= What is expected =
The response should consist of the listing, repeated word for word.

= Data shown =
++++

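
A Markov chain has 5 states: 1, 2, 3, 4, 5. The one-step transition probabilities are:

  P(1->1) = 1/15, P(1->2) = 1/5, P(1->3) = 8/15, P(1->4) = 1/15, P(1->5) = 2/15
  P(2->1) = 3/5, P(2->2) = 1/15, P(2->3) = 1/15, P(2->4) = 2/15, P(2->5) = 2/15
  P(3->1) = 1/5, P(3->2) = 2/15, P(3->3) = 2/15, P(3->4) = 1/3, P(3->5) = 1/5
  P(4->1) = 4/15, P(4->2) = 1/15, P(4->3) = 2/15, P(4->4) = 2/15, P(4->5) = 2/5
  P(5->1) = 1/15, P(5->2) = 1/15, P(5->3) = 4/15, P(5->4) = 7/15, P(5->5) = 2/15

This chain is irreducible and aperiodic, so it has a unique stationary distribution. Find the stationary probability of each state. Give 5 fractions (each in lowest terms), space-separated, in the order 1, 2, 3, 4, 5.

Answer: 14947/73216 4013/36608 135/572 1339/5632 3889/18304

Derivation:
The stationary distribution satisfies pi = pi * P, i.e.:
  pi_1 = 1/15*pi_1 + 3/5*pi_2 + 1/5*pi_3 + 4/15*pi_4 + 1/15*pi_5
  pi_2 = 1/5*pi_1 + 1/15*pi_2 + 2/15*pi_3 + 1/15*pi_4 + 1/15*pi_5
  pi_3 = 8/15*pi_1 + 1/15*pi_2 + 2/15*pi_3 + 2/15*pi_4 + 4/15*pi_5
  pi_4 = 1/15*pi_1 + 2/15*pi_2 + 1/3*pi_3 + 2/15*pi_4 + 7/15*pi_5
  pi_5 = 2/15*pi_1 + 2/15*pi_2 + 1/5*pi_3 + 2/5*pi_4 + 2/15*pi_5
with normalization: pi_1 + pi_2 + pi_3 + pi_4 + pi_5 = 1.

Using the first 4 balance equations plus normalization, the linear system A*pi = b is:
  [-14/15, 3/5, 1/5, 4/15, 1/15] . pi = 0
  [1/5, -14/15, 2/15, 1/15, 1/15] . pi = 0
  [8/15, 1/15, -13/15, 2/15, 4/15] . pi = 0
  [1/15, 2/15, 1/3, -13/15, 7/15] . pi = 0
  [1, 1, 1, 1, 1] . pi = 1

Solving yields:
  pi_1 = 14947/73216
  pi_2 = 4013/36608
  pi_3 = 135/572
  pi_4 = 1339/5632
  pi_5 = 3889/18304

Verification (pi * P):
  14947/73216*1/15 + 4013/36608*3/5 + 135/572*1/5 + 1339/5632*4/15 + 3889/18304*1/15 = 14947/73216 = pi_1  (ok)
  14947/73216*1/5 + 4013/36608*1/15 + 135/572*2/15 + 1339/5632*1/15 + 3889/18304*1/15 = 4013/36608 = pi_2  (ok)
  14947/73216*8/15 + 4013/36608*1/15 + 135/572*2/15 + 1339/5632*2/15 + 3889/18304*4/15 = 135/572 = pi_3  (ok)
  14947/73216*1/15 + 4013/36608*2/15 + 135/572*1/3 + 1339/5632*2/15 + 3889/18304*7/15 = 1339/5632 = pi_4  (ok)
  14947/73216*2/15 + 4013/36608*2/15 + 135/572*1/5 + 1339/5632*2/5 + 3889/18304*2/15 = 3889/18304 = pi_5  (ok)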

++++

= Exercise solution =
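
A Markov chain has 5 states: 1, 2, 3, 4, 5. The one-step transition probabilities are:

  P(1->1) = 1/15, P(1->2) = 1/5, P(1->3) = 8/15, P(1->4) = 1/15, P(1->5) = 2/15
  P(2->1) = 3/5, P(2->2) = 1/15, P(2->3) = 1/15, P(2->4) = 2/15, P(2->5) = 2/15
  P(3->1) = 1/5, P(3->2) = 2/15, P(3->3) = 2/15, P(3->4) = 1/3, P(3->5) = 1/5
  P(4->1) = 4/15, P(4->2) = 1/15, P(4->3) = 2/15, P(4->4) = 2/15, P(4->5) = 2/5
  P(5->1) = 1/15, P(5->2) = 1/15, P(5->3) = 4/15, P(5->4) = 7/15, P(5->5) = 2/15

This chain is irreducible and aperiodic, so it has a unique stationary distribution. Find the stationary probability of each state. Give 5 fractions (each in lowest terms), space-separated, in the order 1, 2, 3, 4, 5.

Answer: 14947/73216 4013/36608 135/572 1339/5632 3889/18304

Derivation:
The stationary distribution satisfies pi = pi * P, i.e.:
  pi_1 = 1/15*pi_1 + 3/5*pi_2 + 1/5*pi_3 + 4/15*pi_4 + 1/15*pi_5
  pi_2 = 1/5*pi_1 + 1/15*pi_2 + 2/15*pi_3 + 1/15*pi_4 + 1/15*pi_5
  pi_3 = 8/15*pi_1 + 1/15*pi_2 + 2/15*pi_3 + 2/15*pi_4 + 4/15*pi_5
  pi_4 = 1/15*pi_1 + 2/15*pi_2 + 1/3*pi_3 + 2/15*pi_4 + 7/15*pi_5
  pi_5 = 2/15*pi_1 + 2/15*pi_2 + 1/5*pi_3 + 2/5*pi_4 + 2/15*pi_5
with normalization: pi_1 + pi_2 + pi_3 + pi_4 + pi_5 = 1.

Using the first 4 balance equations plus normalization, the linear system A*pi = b is:
  [-14/15, 3/5, 1/5, 4/15, 1/15] . pi = 0
  [1/5, -14/15, 2/15, 1/15, 1/15] . pi = 0
  [8/15, 1/15, -13/15, 2/15, 4/15] . pi = 0
  [1/15, 2/15, 1/3, -13/15, 7/15] . pi = 0
  [1, 1, 1, 1, 1] . pi = 1

Solving yields:
  pi_1 = 14947/73216
  pi_2 = 4013/36608
  pi_3 = 135/572
  pi_4 = 1339/5632
  pi_5 = 3889/18304

Verification (pi * P):
  14947/73216*1/15 + 4013/36608*3/5 + 135/572*1/5 + 1339/5632*4/15 + 3889/18304*1/15 = 14947/73216 = pi_1  (ok)
  14947/73216*1/5 + 4013/36608*1/15 + 135/572*2/15 + 1339/5632*1/15 + 3889/18304*1/15 = 4013/36608 = pi_2  (ok)
  14947/73216*8/15 + 4013/36608*1/15 + 135/572*2/15 + 1339/5632*2/15 + 3889/18304*4/15 = 135/572 = pi_3  (ok)
  14947/73216*1/15 + 4013/36608*2/15 + 135/572*1/3 + 1339/5632*2/15 + 3889/18304*7/15 = 1339/5632 = pi_4  (ok)
  14947/73216*2/15 + 4013/36608*2/15 + 135/572*1/5 + 1339/5632*2/5 + 3889/18304*2/15 = 3889/18304 = pi_5  (ok)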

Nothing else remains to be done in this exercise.